### Work to complete
Show, in full, each line of the data that contains "below".

(Records drawn from a dataset)
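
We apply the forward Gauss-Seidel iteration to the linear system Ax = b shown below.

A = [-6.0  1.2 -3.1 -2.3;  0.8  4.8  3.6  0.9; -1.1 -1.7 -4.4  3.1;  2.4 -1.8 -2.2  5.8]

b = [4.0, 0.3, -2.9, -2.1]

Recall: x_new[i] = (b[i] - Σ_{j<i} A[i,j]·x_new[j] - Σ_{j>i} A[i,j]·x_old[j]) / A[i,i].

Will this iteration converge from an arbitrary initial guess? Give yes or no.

yes

Write A = D+L+U with D = diag(-6, 4.8, -4.4, 5.8).
GS T = -(D+L)⁻¹U: row 0 first, T[0,2] = -(-3.1)/(-6) = -0.5167; later rows by forward substitution.
  T[0,:] = [+0.0000, +0.2000, -0.5167, -0.3833]
  T[1,:] = [+0.0000, -0.0333, -0.6639, -0.1236]
  T[2,:] = [+0.0000, -0.0371, +0.3857, +0.8481]
  T[3,:] = [+0.0000, -0.1072, +0.1540, +0.4420]
|roots of det(T-λI)|: 0.8800, 0.2229, 0.2229, 0.0000.
ρ(T) = max|λ| = 0.8800; 0.8800 < 1 ⇒ converges.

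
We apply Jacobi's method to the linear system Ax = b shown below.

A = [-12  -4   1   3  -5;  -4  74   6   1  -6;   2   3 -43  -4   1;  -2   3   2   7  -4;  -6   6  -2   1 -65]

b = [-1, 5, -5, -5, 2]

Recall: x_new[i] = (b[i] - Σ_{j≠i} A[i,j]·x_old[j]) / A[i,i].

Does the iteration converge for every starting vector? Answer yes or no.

yes

Write A = D+L+U with D = diag(-12, 74, -43, 7, -65).
T_J = -D⁻¹(L+U): T[1,0] = -(-4)/(74) = +0.0541; T[1,1] = 0.
  T[0,:] = [+0.0000 -0.3333 +0.0833 +0.2500 -0.4167]
  T[1,:] = [+0.0541 +0.0000 -0.0811 -0.0135 +0.0811]
  T[2,:] = [+0.0465 +0.0698 +0.0000 -0.0930 +0.0233]
  T[3,:] = [+0.2857 -0.4286 -0.2857 +0.0000 +0.5714]
  T[4,:] = [-0.0923 +0.0923 -0.0308 +0.0154 +0.0000]
|roots of det(T-λI)|: 0.4461, 0.1798, 0.1798, 0.1263, 0.0332.
ρ(T) = max|λ| = 0.4461; 0.4461 < 1: convergent.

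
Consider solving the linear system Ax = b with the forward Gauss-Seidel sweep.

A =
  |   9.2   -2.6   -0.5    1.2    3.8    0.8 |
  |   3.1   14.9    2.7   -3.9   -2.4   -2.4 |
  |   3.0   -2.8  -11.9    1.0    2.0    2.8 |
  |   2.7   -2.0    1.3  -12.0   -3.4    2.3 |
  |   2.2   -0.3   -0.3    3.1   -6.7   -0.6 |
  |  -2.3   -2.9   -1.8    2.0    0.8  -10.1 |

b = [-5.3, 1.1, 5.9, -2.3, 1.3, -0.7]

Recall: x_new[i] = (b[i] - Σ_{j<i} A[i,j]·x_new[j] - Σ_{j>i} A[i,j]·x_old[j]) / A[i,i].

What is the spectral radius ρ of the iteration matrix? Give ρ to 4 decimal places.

Split A = D + L + U, D = diag(9.2, 14.9, -11.9, -12, -6.7, -10.1).
GS T = -(D+L)⁻¹U: row 0 first, T[0,1] = -(-2.6)/(9.2) = +0.2826; later rows by forward substitution.
  T[0,:] = [+0.0000 +0.2826 +0.0543 -0.1304 -0.4130 -0.0870]
  T[1,:] = [+0.0000 -0.0588 -0.1925 +0.2889 +0.2470 +0.1792]
  T[2,:] = [+0.0000 +0.0851 +0.0590 -0.0168 +0.0058 +0.1712]
  T[3,:] = [+0.0000 +0.0826 +0.0507 -0.0793 -0.4168 +0.1608]
  T[4,:] = [+0.0000 +0.1298 +0.0473 -0.0917 -0.3398 -0.0594]
  T[5,:] = [+0.0000 -0.0360 +0.0462 -0.0732 -0.0874 -0.0350]
|λ(T)| sorted: 0.5709, 0.1773, 0.1773, 0.0565, 0.0245, 0.0000.
ρ = 0.5709; 0.5709 < 1, so it converges for any x₀.

0.5709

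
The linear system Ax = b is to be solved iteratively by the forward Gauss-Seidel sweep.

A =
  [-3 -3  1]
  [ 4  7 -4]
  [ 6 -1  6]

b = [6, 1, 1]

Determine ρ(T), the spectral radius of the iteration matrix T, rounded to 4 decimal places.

Diagonal D = diag(-3, 7, 6); L, U strict lower/upper.
GS T = -(D+L)⁻¹U: row 0 first, T[0,2] = -(1)/(-3) = +0.3333; later rows by forward substitution.
  T[0,:] = [+0.0000 -1.0000 +0.3333]
  T[1,:] = [+0.0000 +0.5714 +0.3810]
  T[2,:] = [+0.0000 +1.0952 -0.2698]
|λ(T)| sorted: 0.9216, 0.6200, 0.0000.
spectral radius ρ = 0.9216; 0.9216 < 1, so it converges for any x₀.

0.9216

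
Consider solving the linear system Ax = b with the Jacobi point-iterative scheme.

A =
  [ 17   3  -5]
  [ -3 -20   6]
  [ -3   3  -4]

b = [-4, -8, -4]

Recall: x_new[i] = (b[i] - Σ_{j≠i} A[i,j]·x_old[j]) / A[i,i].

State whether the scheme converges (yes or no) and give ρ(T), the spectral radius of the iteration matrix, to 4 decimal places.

yes, ρ = 0.2414

Split A = D + L + U, D = diag(17, -20, -4).
T_J = -D⁻¹(L+U): T[0,2] = -(-5)/(17) = +0.2941; T[0,0] = 0.
  T[0,:] = [+0.0000, -0.1765, +0.2941]
  T[1,:] = [-0.1500, +0.0000, +0.3000]
  T[2,:] = [-0.7500, +0.7500, +0.0000]
|λ(T)| sorted: 0.2414, 0.1656, 0.1656.
ρ = 0.2414; 0.2414 < 1, so it converges for any x₀.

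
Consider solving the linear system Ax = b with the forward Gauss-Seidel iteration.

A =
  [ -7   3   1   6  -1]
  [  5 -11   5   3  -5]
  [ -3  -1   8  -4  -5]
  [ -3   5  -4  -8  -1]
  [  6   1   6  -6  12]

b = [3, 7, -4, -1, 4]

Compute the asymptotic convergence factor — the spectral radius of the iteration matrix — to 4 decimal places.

1.4162

Write A = D+L+U with D = diag(-7, -11, 8, -8, 12).
Gauss-Seidel: T = -(D+L)⁻¹U, row 0 first, T[0,1] = -(3)/(-7) = +0.4286; later rows by forward substitution.
  T[0,:] = [+0.0000 +0.4286 +0.1429 +0.8571 -0.1429]
  T[1,:] = [+0.0000 +0.1948 +0.5195 +0.6623 -0.5195]
  T[2,:] = [+0.0000 +0.1851 +0.1185 +0.9042 +0.5065]
  T[3,:] = [+0.0000 -0.1315 +0.2119 -0.3596 -0.6494]
  T[4,:] = [+0.0000 -0.3888 -0.0680 -1.1157 -0.4632]
|roots of det(T-λI)|: 1.4162, 0.7497, 0.0994, 0.0577, 0.0000.
ρ = 1.4162; 1.4162 > 1, so it fails to converge.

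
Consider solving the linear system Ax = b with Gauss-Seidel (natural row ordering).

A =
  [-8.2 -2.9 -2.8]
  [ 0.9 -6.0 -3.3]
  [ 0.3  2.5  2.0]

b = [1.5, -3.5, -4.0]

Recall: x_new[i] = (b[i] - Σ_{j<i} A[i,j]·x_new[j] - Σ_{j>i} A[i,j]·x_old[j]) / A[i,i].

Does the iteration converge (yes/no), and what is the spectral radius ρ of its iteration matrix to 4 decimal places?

yes, ρ = 0.7085

A = D + L + U where D = diag(-8.2, -6, 2).
T_GS = -(D+L)⁻¹U: row 0 first, T[0,2] = -(-2.8)/(-8.2) = -0.3415; later rows by forward substitution.
  T[0,:] = [+0.0000 -0.3537 -0.3415]
  T[1,:] = [+0.0000 -0.0530 -0.6012]
  T[2,:] = [+0.0000 +0.1194 +0.8027]
|eigenvalues of T|: 0.7085, 0.0412, 0.0000.
ρ(T) = max|λ| = 0.7085; 0.7085 < 1: convergent.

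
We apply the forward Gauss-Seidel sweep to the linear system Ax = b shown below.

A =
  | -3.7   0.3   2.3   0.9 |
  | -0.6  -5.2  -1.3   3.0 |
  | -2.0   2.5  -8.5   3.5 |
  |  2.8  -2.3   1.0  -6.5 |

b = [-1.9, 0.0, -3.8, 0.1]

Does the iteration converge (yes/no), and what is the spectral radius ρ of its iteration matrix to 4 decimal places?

Write A = D+L+U with D = diag(-3.7, -5.2, -8.5, -6.5).
GS T = -(D+L)⁻¹U: row 0 first, T[0,3] = -(0.9)/(-3.7) = +0.2432; later rows by forward substitution.
  T[0,:] = [+0.0000 +0.0811 +0.6216 +0.2432]
  T[1,:] = [+0.0000 -0.0094 -0.3217 +0.5489]
  T[2,:] = [+0.0000 -0.0218 -0.2409 +0.5160]
  T[3,:] = [+0.0000 +0.0349 +0.3446 -0.0101]
eigenvalue magnitudes: 0.6014, 0.3226, 0.0185, 0.0000.
ρ = 0.6014; 0.6014 < 1 ⇒ converges.

yes, ρ = 0.6014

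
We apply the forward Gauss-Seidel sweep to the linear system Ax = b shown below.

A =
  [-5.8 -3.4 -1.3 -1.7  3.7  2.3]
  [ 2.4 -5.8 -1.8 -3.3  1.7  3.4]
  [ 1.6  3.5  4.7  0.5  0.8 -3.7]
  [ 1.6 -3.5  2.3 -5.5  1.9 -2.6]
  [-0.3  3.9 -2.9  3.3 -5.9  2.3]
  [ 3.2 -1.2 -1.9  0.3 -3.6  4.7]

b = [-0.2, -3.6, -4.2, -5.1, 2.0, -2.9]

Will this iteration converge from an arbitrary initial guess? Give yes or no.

no

A = D + L + U where D = diag(-5.8, -5.8, 4.7, -5.5, -5.9, 4.7).
GS T = -(D+L)⁻¹U: row 0 first, T[0,4] = -(3.7)/(-5.8) = +0.6379; later rows by forward substitution.
  T[0,:] = [+0.0000  -0.5862  -0.2241  -0.2931  +0.6379  +0.3966]
  T[1,:] = [+0.0000  -0.2426  -0.4031  -0.6902  +0.5571  +0.7503]
  T[2,:] = [+0.0000  +0.3802  +0.3765  +0.5074  -0.8022  +0.0935]
  T[3,:] = [+0.0000  +0.1428  +0.3487  +0.5662  -0.1589  -0.7957]
  T[4,:] = [+0.0000  -0.2375  -0.2450  -0.3741  +0.6412  +0.3746]
  T[5,:] = [+0.0000  +0.2998  -0.0081  -0.0942  -0.1151  +0.2971]
moduli |λ_i(T)| = 1.1617, 0.4632, 0.2251, 0.1210, 0.1210, 0.0000.
ρ = 1.1617; 1.1617 > 1 ⇒ diverges.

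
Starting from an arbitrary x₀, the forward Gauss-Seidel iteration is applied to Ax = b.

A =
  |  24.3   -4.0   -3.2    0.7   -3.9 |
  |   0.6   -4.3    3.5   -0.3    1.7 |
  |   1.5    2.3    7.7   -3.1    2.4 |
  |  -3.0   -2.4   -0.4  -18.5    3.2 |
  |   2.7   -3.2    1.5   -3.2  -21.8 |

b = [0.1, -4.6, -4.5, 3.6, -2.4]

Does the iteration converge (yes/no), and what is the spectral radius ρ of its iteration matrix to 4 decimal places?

Split A = D + L + U, D = diag(24.3, -4.3, 7.7, -18.5, -21.8).
T_GS = -(D+L)⁻¹U: row 0 first, T[0,1] = -(-4)/(24.3) = +0.1646; later rows by forward substitution.
  T[0,:] = [+0.0000 +0.1646 +0.1317 -0.0288 +0.1605]
  T[1,:] = [+0.0000 +0.0230 +0.8323 -0.0738 +0.4177]
  T[2,:] = [+0.0000 -0.0389 -0.2743 +0.4302 -0.4677]
  T[3,:] = [+0.0000 -0.0288 -0.1234 +0.0049 +0.1029]
  T[4,:] = [+0.0000 +0.0186 -0.1066 +0.0361 -0.0887]
|eigenvalues of T|: 0.4020, 0.2496, 0.2496, 0.0462, 0.0000.
ρ = 0.4020; 0.4020 < 1 ⇒ converges.

yes, ρ = 0.4020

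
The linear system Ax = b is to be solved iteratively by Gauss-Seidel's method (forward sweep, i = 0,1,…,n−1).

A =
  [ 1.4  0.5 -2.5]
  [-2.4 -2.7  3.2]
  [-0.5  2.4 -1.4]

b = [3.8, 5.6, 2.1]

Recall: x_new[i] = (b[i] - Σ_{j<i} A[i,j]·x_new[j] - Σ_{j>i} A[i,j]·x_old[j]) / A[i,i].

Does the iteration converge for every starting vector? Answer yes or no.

no

Diagonal D = diag(1.4, -2.7, -1.4); L, U strict lower/upper.
T_GS = -(D+L)⁻¹U: row 0 first, T[0,2] = -(-2.5)/(1.4) = +1.7857; later rows by forward substitution.
  T[0,:] = [+0.0000  -0.3571  +1.7857]
  T[1,:] = [+0.0000  +0.3175  -0.4021]
  T[2,:] = [+0.0000  +0.6718  -1.3271]
|roots of det(T-λI)|: 1.1420, 0.1324, 0.0000.
ρ(T) = max|λ| = 1.1420; 1.1420 > 1, so it fails to converge.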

### Written answer
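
We apply the forward Gauss-Seidel iteration to the linear system Ax = b shown below.
We apply Jacobi's method to the linear system Ax = b shown below.
We apply the forward Gauss-Seidel sweep to the linear system Ax = b shown below.
We apply the forward Gauss-Seidel sweep to the linear system Ax = b shown below.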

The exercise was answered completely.